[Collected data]
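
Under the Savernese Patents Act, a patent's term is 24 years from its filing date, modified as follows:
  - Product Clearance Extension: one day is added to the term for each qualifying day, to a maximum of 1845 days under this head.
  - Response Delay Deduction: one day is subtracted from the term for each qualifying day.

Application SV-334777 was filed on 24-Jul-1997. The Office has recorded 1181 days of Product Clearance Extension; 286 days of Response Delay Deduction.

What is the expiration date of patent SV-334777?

January 5, 2024

Base term: filing date + 24 years → 24 July 2021.
Product Clearance Extension: 1181 days (within the 1845-day cap) → +1181 days → 17 October 2024.
Response Delay Deduction: −286 days → 5 January 2024.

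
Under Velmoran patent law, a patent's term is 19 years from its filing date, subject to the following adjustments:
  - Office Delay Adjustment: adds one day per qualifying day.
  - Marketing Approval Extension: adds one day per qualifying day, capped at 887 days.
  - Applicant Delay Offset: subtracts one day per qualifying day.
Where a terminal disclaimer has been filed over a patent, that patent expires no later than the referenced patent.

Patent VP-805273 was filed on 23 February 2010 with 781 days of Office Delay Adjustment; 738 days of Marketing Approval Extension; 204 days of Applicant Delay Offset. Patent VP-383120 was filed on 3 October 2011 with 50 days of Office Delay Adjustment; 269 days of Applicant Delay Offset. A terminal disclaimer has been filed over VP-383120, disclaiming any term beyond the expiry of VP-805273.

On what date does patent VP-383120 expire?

Natural term of VP-383120:
  Base: filing + 19 years → 3 October 2030.
  Office Delay Adjustment: +50 days → 22 November 2030.
  Applicant Delay Offset: −269 days → 26 February 2030.
Expiry of referenced patent VP-805273:
  Base: filing + 19 years → 23 February 2029.
  Office Delay Adjustment: +781 days → 15 April 2031.
  Marketing Approval Extension: 738 days (within the 887-day cap) → +738 days → 22 April 2033.
  Applicant Delay Offset: −204 days → 30 September 2032.
Terminal disclaimer: VP-383120 expires on the earlier of 26 February 2030 and 30 September 2032.

2030-02-26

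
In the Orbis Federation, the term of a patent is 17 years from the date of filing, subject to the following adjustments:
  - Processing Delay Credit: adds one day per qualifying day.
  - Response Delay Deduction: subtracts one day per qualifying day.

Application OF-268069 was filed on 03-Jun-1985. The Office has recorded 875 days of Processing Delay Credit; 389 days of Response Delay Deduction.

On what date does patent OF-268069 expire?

October 2, 2003

Base term: filing date + 17 years → 3 June 2002.
Processing Delay Credit: +875 days → 25 October 2004.
Response Delay Deduction: −389 days → 2 October 2003.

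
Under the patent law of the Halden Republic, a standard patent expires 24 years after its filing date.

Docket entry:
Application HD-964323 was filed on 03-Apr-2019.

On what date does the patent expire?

April 3, 2043

Filing date + 24 years → 3 April 2043.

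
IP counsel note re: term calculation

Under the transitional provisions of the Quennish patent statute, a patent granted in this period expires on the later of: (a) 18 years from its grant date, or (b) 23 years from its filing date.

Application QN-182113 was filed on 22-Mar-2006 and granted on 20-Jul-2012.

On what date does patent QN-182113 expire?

July 20, 2030

(a) grant + 18 years → 20 July 2030.
(b) filing + 23 years → 22 March 2029.
Later of the two: 20 July 2030.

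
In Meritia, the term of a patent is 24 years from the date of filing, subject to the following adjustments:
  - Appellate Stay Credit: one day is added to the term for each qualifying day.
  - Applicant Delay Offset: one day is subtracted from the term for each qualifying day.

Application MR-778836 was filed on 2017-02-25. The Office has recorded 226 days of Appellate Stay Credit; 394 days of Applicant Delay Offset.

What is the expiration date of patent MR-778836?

Base term: filing date + 24 years → 25 February 2041.
Appellate Stay Credit: +226 days → 9 October 2041.
Applicant Delay Offset: −394 days → 10 September 2040.

September 10, 2040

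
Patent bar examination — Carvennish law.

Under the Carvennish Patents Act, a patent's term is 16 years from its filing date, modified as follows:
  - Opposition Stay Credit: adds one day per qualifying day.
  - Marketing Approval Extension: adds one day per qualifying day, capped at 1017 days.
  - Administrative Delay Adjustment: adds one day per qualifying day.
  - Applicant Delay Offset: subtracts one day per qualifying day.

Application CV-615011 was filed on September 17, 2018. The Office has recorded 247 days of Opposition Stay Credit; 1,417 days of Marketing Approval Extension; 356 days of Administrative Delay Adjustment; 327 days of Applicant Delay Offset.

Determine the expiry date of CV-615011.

April 2, 2038

Base term: filing date + 16 years → 17 September 2034.
Opposition Stay Credit: +247 days → 22 May 2035.
Marketing Approval Extension: 1417 days claimed exceeds the 1017-day cap, so +1017 days → 4 March 2038.
Administrative Delay Adjustment: +356 days → 23 February 2039.
Applicant Delay Offset: −327 days → 2 April 2038.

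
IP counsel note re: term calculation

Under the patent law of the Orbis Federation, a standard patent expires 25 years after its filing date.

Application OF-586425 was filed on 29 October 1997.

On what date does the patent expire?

Filing date + 25 years → 29 October 2022.

2022-10-29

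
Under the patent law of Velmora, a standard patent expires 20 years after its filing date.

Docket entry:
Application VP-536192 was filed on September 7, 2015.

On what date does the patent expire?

2035-09-07

Filing date + 20 years → 7 September 2035.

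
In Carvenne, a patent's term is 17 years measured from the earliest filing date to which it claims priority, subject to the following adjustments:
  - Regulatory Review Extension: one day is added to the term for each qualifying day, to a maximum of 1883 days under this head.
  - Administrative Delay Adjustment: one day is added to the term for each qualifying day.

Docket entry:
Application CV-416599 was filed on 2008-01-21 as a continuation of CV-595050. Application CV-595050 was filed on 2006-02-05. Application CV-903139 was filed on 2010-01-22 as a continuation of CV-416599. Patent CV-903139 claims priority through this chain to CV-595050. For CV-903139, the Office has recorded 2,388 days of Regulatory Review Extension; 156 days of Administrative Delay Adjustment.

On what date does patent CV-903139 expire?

September 5, 2028

Earliest priority filing: 5 February 2006.
Base term: 5 February 2006 + 17 years → 5 February 2023.
Regulatory Review Extension: 2388 days claimed exceeds the 1883-day cap, so +1883 days → 2 April 2028.
Administrative Delay Adjustment: +156 days → 5 September 2028.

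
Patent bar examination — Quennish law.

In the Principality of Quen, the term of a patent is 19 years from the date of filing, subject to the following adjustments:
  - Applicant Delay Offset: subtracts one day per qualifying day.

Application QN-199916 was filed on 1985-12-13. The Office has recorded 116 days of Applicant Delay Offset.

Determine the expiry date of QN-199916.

2004-08-19

Base term: filing date + 19 years → 13 December 2004.
Applicant Delay Offset: −116 days → 19 August 2004.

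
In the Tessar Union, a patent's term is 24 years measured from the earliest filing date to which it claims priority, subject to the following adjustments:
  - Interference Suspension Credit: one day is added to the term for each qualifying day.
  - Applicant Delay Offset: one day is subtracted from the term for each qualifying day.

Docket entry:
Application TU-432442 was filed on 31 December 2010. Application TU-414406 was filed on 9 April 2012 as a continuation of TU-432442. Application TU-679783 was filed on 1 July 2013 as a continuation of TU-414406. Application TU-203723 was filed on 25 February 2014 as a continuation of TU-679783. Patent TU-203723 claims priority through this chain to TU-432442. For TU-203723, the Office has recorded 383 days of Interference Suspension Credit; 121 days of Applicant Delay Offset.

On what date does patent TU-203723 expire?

2035-09-19

Earliest priority filing: 31 December 2010.
Base term: 31 December 2010 + 24 years → 31 December 2034.
Interference Suspension Credit: +383 days → 18 January 2036.
Applicant Delay Offset: −121 days → 19 September 2035.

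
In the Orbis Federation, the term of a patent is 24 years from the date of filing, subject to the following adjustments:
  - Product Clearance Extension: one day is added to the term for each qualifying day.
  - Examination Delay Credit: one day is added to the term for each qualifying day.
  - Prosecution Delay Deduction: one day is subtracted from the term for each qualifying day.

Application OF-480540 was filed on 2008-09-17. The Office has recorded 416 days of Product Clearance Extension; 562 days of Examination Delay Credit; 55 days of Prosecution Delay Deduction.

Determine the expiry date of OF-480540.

Base term: filing date + 24 years → 17 September 2032.
Product Clearance Extension: +416 days → 7 November 2033.
Examination Delay Credit: +562 days → 23 May 2035.
Prosecution Delay Deduction: −55 days → 29 March 2035.

2035-03-29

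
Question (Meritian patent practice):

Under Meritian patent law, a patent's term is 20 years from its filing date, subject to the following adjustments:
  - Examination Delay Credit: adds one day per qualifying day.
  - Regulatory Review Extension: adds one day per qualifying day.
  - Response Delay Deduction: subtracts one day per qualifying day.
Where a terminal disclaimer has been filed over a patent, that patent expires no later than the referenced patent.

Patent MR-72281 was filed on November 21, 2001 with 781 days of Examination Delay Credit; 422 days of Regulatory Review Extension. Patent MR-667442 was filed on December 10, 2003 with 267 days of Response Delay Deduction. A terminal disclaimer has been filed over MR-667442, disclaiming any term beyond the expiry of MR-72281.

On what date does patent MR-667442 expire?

2023-03-18

Natural term of MR-667442:
  Base: filing + 20 years → 10 December 2023.
  Response Delay Deduction: −267 days → 18 March 2023.
Expiry of referenced patent MR-72281:
  Base: filing + 20 years → 21 November 2021.
  Examination Delay Credit: +781 days → 11 January 2024.
  Regulatory Review Extension: +422 days → 8 March 2025.
Terminal disclaimer: MR-667442 expires on the earlier of 18 March 2023 and 8 March 2025.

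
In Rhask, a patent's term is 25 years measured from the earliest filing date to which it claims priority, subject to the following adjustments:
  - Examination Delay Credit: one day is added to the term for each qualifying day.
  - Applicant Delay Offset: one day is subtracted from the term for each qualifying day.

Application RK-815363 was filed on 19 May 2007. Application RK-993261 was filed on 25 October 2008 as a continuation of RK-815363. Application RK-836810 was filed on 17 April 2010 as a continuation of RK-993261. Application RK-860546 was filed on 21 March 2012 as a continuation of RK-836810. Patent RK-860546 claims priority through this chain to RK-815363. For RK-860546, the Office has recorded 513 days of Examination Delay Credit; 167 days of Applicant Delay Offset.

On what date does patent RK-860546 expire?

Earliest priority filing: 19 May 2007.
Base term: 19 May 2007 + 25 years → 19 May 2032.
Examination Delay Credit: +513 days → 14 October 2033.
Applicant Delay Offset: −167 days → 30 April 2033.

April 30, 2033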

> PROBLEM TO SOLVE
Starting at the line above that holds "at 1017 days." and ending at the line that holds "Application CV-615011 was", transcribe each line exactly and include no other lines.

> RESPONSE TO THIS TASK
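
  - Marketing Approval Extension: adds one day per qualifying day, capped at 1017 days.
  - Administrative Delay Adjustment: adds one day per qualifying day.
  - Applicant Delay Offset: subtracts one day per qualifying day.

Application CV-615011 was filed on September 17, 2018. The Office has recorded 247 days of Opposition Stay Credit; 1,417 days of Marketing Approval Extension; 356 days of Administrative Delay Adjustment; 327 days of Applicant Delay Offset.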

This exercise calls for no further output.